Your instructions — Every line below that holds "matrix" must be copied.

⁂

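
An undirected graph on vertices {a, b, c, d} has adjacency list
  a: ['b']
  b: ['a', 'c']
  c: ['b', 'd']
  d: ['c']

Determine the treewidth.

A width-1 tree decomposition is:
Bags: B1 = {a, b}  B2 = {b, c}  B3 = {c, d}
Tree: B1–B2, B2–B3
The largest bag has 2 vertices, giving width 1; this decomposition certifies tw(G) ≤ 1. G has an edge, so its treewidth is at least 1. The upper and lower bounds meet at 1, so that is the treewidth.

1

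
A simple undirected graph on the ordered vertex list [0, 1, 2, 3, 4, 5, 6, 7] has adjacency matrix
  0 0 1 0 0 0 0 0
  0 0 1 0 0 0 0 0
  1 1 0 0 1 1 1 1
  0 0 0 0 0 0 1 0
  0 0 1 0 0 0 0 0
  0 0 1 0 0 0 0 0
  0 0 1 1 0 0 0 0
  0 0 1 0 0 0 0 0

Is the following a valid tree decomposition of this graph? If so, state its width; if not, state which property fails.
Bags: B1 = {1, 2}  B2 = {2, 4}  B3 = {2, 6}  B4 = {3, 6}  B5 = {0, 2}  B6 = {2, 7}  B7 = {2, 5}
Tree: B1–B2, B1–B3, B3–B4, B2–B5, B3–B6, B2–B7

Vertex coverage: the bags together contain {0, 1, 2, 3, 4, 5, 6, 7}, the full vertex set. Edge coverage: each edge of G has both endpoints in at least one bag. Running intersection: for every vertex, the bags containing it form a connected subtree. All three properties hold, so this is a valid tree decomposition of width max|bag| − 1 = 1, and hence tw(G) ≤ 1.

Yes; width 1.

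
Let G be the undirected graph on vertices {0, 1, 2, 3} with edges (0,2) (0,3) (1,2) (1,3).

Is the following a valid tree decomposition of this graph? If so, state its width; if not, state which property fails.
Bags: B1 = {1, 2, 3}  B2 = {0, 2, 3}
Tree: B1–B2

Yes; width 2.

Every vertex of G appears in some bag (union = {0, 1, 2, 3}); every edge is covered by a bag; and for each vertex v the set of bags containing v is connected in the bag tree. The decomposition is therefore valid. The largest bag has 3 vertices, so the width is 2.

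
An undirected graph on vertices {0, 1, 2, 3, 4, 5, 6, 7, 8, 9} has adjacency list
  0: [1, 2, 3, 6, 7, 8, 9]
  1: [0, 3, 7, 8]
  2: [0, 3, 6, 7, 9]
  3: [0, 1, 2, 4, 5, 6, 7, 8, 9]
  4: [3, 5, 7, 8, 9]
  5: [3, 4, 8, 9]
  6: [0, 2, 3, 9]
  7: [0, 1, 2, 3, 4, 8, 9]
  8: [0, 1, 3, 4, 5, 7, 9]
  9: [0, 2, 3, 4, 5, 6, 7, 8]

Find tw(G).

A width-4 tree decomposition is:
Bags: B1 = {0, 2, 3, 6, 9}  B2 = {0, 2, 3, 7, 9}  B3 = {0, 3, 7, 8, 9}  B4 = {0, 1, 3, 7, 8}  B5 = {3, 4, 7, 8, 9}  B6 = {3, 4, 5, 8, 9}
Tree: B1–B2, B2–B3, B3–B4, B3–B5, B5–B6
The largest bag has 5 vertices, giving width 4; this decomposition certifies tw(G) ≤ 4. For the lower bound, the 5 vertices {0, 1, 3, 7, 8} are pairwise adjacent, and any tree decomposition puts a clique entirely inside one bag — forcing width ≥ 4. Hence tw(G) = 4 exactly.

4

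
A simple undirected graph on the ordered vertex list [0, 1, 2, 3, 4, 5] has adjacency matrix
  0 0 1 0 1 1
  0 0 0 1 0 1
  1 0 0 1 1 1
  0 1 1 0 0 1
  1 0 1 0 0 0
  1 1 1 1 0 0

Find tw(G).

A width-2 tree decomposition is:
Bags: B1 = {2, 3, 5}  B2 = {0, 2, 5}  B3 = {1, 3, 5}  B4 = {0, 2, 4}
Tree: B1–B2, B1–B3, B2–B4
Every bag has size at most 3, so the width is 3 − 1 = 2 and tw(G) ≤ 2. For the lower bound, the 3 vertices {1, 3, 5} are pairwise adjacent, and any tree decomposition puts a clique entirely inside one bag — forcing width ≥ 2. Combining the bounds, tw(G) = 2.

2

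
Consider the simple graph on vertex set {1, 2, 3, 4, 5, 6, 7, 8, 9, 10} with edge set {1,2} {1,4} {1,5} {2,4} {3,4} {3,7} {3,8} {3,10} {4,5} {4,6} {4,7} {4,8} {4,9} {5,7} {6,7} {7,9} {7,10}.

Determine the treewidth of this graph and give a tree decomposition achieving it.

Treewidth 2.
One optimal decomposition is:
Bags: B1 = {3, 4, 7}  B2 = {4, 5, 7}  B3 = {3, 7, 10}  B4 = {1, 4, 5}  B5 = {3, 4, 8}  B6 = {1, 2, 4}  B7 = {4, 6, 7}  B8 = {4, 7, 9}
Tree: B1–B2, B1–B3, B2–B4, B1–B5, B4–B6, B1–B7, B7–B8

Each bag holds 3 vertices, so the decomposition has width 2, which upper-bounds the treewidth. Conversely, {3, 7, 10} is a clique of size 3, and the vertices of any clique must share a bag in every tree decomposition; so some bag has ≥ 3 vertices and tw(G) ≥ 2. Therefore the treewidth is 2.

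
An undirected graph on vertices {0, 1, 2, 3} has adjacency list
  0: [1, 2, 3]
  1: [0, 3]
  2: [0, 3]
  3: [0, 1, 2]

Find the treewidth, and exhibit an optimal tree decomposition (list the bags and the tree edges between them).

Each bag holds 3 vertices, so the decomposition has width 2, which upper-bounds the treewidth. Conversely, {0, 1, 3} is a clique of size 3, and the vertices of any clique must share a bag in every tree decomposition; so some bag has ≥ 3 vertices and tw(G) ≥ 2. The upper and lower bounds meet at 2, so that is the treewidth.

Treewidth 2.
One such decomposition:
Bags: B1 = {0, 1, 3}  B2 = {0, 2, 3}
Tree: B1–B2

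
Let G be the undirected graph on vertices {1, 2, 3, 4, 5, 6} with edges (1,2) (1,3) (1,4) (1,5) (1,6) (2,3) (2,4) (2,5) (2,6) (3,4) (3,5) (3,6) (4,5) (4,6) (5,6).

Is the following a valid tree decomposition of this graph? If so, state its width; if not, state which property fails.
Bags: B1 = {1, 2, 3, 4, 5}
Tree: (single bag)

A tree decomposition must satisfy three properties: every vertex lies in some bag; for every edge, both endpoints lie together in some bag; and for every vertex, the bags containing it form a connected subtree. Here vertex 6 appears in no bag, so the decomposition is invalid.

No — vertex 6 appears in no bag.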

⁂

Task response —
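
A simple undirected graph on the ordered vertex list [0, 1, 2, 3, 4, 5, 6, 7] has adjacency matrix
A simple undirected graph on the ordered vertex list [0, 1, 2, 3, 4, 5] has adjacency matrix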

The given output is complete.